## What to do
Go through the data below and gather each line containing "plane".

(Stored data entries)
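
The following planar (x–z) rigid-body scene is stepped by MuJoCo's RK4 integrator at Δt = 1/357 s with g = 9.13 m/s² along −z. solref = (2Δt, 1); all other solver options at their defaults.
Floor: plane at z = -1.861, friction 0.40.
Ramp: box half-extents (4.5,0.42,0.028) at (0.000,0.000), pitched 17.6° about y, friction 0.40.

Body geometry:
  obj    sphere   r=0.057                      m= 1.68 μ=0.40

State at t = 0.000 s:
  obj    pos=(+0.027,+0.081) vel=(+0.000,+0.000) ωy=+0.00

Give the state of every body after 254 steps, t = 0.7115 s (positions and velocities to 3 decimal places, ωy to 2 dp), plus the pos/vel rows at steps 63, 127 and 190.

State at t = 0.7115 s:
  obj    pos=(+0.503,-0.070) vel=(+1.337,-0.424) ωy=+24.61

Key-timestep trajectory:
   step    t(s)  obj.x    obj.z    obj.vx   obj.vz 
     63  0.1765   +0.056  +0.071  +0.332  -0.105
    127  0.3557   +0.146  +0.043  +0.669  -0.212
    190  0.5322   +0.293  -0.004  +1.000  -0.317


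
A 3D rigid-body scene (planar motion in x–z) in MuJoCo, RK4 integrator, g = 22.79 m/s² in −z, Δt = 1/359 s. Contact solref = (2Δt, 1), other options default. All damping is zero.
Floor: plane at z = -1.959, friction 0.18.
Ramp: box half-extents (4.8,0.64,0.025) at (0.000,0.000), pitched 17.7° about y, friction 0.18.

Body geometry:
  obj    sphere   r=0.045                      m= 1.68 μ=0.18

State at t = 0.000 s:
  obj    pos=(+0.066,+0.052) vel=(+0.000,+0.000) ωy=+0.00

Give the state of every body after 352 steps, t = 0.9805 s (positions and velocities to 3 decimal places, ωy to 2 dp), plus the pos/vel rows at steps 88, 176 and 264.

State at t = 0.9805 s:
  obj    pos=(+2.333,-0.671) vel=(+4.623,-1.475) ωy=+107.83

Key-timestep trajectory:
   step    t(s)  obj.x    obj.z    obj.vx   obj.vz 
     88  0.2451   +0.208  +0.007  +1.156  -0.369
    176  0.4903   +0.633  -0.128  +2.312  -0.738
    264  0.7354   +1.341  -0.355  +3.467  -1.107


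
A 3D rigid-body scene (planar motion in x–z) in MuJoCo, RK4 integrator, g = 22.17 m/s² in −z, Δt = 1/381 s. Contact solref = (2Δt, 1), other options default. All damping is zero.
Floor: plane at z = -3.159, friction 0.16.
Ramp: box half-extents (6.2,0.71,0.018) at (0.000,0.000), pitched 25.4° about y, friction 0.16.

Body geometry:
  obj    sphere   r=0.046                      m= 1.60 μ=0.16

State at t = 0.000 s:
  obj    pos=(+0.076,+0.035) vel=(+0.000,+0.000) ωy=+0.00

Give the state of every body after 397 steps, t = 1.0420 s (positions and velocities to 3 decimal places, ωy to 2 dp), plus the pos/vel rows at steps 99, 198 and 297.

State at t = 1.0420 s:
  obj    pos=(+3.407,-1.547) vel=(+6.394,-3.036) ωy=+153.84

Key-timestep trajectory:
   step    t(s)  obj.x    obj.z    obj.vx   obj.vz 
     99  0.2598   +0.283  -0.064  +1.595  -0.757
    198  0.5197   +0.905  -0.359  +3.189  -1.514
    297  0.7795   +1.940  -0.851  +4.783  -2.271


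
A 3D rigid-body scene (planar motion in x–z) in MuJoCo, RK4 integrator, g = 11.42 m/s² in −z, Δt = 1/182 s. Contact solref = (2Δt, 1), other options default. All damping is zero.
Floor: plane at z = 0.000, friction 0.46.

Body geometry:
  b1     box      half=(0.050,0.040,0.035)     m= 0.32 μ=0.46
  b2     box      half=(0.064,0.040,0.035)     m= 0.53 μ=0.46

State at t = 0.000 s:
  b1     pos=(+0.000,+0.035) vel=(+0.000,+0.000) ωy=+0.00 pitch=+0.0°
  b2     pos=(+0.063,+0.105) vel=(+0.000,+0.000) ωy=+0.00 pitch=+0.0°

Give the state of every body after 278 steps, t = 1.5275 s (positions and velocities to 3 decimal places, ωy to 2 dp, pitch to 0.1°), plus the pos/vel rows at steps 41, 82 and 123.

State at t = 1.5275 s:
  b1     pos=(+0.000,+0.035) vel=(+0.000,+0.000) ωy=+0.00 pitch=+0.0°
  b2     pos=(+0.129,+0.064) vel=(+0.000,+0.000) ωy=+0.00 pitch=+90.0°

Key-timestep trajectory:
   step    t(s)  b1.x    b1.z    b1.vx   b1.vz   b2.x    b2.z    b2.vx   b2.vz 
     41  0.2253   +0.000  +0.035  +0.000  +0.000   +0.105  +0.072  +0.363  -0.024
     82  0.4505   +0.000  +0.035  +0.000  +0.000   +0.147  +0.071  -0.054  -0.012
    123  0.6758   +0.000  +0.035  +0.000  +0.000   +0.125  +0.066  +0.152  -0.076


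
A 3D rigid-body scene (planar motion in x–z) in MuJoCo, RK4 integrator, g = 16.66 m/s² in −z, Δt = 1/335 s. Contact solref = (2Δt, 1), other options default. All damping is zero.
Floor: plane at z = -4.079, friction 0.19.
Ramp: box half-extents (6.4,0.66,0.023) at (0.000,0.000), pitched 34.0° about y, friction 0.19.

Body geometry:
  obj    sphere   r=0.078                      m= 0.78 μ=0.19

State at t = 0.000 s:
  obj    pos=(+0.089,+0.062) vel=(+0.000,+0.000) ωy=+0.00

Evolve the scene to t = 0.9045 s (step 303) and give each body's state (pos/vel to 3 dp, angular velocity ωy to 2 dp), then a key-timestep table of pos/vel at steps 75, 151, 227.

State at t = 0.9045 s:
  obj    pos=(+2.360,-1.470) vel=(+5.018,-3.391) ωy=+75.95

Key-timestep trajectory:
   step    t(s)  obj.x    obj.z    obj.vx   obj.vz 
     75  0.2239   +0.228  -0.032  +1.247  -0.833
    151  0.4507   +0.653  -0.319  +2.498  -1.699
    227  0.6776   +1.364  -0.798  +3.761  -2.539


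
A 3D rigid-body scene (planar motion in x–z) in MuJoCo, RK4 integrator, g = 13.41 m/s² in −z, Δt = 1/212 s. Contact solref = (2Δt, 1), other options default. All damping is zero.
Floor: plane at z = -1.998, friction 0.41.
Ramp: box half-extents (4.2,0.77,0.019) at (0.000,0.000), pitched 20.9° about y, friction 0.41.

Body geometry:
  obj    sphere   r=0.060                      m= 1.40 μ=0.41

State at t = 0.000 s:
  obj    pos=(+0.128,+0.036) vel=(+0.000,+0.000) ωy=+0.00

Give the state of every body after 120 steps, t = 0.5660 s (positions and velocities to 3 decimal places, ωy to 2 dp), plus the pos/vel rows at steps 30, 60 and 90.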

## Exercise solution
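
Floor: plane at z = -1.861, friction 0.40.
Floor: plane at z = -1.959, friction 0.18.
Floor: plane at z = -3.159, friction 0.16.
Floor: plane at z = 0.000, friction 0.46.
Floor: plane at z = -4.079, friction 0.19.
Floor: plane at z = -1.998, friction 0.41.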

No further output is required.